[[ MATERIAL FOR THE TASK, beginning ]]

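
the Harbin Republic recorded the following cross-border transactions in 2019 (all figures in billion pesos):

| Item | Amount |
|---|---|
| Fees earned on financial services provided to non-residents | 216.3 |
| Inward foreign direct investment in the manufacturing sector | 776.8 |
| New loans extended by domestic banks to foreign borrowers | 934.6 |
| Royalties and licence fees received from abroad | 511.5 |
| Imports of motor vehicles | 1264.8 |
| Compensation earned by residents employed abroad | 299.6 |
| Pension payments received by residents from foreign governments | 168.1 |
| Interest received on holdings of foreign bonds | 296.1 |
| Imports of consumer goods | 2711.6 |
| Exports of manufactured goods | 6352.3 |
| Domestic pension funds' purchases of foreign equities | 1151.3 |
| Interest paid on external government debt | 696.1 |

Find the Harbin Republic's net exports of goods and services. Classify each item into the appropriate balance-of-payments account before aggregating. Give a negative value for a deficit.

Goods: -2711.6 - 1264.8 + 6352.3 = 2375.9
Services: 511.5 + 216.3 = 727.8
Trade balance = 2375.9 + 727.8 = 3103.7
(Excluded from the trade balance — financial account: inward foreign direct investment in the manufacturing sector 776.8, new loans extended by domestic banks to foreign borrowers 934.6, domestic pension funds' purchases of foreign equities 1151.3; primary income: compensation earned by residents employed abroad 299.6, interest received on holdings of foreign bonds 296.1, interest paid on external government debt 696.1; secondary income: pension payments received by residents from foreign governments 168.1.)

3103.7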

[[ MATERIAL FOR THE TASK, end ]]

Every line above holding the string "Imports" should be listed.

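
| Imports of motor vehicles | 1264.8 |
| Imports of consumer goods | 2711.6 |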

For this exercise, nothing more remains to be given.